[Dataset entries]
__________________________________________________
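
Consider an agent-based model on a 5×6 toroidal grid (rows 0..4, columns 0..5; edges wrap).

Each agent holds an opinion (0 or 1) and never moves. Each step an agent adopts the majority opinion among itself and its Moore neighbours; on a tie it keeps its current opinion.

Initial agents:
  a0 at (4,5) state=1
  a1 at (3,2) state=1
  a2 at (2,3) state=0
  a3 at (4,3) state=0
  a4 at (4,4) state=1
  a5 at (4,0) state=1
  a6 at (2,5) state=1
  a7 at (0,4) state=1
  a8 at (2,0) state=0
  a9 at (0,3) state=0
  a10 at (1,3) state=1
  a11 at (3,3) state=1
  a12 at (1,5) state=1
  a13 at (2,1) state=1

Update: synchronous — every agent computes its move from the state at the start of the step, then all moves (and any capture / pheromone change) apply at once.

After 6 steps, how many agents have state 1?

14

t=1: a0@(4,5):1 a1@(3,2):1 a2@(2,3):1 a3@(4,3):1 a4@(4,4):1 a5@(4,0):1 a6@(2,5):1 a7@(0,4):1 a8@(2,0):1 a9@(0,3):1 a10@(1,3):1 a11@(3,3):1 a12@(1,5):1 a13@(2,1):1
t=2: (unchanged — steady state)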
__________________________________________________
**EXERCISE AIM:**
Where the word "moves" appears in a line of the data above, tally that line; then give the total and nothing more.

**RESULT OF THIS EXERCISE:**
2